Assignment: Each line of the entries that contains the word "overall" adds one. Reply with the resulting number only.

************

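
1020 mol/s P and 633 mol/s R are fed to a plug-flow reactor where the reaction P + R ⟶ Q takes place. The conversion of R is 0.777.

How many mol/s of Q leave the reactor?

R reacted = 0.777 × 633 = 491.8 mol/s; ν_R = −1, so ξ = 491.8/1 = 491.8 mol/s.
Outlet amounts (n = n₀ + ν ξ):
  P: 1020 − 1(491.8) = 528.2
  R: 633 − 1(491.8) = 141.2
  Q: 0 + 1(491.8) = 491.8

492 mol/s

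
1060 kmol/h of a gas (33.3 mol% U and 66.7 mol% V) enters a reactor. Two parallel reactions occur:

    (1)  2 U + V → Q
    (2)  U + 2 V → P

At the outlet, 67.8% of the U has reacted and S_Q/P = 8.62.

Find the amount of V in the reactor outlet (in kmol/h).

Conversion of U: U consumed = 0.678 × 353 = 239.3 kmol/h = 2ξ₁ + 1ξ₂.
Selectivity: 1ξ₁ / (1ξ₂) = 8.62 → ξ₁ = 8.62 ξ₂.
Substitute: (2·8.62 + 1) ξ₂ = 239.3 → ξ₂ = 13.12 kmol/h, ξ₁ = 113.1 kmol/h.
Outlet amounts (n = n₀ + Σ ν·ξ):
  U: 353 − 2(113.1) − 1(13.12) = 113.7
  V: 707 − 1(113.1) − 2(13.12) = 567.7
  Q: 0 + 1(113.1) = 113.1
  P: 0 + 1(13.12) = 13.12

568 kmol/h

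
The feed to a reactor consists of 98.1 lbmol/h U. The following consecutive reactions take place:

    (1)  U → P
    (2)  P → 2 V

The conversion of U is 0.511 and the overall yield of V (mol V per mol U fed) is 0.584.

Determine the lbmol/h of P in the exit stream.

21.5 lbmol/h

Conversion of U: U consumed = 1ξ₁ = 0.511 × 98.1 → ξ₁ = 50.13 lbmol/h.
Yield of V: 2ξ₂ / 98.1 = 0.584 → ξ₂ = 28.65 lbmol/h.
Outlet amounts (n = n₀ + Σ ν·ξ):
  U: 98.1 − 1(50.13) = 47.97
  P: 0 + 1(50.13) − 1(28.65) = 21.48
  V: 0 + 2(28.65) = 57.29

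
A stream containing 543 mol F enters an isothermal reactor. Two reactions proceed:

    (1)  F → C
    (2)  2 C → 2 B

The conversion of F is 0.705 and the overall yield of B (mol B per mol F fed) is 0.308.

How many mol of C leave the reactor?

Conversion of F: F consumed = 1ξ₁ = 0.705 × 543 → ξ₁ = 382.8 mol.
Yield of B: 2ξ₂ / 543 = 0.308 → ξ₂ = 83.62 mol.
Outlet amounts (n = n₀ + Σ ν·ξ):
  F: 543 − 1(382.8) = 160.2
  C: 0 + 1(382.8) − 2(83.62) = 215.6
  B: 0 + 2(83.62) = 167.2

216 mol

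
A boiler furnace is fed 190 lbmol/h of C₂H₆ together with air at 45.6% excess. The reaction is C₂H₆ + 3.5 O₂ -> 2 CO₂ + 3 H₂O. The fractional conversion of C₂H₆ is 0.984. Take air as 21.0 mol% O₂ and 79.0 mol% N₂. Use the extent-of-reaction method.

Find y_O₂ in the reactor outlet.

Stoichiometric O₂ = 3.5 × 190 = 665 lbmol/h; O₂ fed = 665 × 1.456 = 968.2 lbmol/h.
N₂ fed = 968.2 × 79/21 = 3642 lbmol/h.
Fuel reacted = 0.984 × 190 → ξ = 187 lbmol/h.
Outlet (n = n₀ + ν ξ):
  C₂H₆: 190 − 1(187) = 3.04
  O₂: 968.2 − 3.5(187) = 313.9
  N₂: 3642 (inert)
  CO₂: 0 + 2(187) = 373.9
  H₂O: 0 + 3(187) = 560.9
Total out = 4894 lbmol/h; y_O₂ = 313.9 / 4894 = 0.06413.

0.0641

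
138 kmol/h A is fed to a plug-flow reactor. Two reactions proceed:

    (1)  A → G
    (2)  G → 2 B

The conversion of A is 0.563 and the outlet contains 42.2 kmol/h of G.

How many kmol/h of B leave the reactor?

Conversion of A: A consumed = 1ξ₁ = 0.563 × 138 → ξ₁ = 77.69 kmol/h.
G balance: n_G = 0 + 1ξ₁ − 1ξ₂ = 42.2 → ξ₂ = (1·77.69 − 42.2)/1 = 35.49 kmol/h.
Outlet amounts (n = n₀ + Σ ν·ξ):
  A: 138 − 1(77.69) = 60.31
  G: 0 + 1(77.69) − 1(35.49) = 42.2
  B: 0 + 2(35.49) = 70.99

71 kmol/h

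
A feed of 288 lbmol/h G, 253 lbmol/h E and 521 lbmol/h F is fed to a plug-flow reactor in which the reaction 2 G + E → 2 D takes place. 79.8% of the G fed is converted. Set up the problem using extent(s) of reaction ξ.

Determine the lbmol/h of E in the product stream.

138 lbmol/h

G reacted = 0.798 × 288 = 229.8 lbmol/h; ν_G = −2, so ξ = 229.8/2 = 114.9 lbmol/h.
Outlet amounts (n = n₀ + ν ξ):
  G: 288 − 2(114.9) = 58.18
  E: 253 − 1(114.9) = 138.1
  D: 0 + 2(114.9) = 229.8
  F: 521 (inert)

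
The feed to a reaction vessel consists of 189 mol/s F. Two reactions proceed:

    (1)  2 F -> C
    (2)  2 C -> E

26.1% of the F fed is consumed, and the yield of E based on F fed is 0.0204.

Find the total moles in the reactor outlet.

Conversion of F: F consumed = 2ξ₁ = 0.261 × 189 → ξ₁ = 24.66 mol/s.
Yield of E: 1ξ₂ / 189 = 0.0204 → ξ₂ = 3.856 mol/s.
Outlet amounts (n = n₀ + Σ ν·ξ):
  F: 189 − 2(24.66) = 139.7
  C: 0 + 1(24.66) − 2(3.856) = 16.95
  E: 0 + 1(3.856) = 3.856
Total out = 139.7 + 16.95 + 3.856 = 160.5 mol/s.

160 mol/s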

************

Solution to this exercise: 2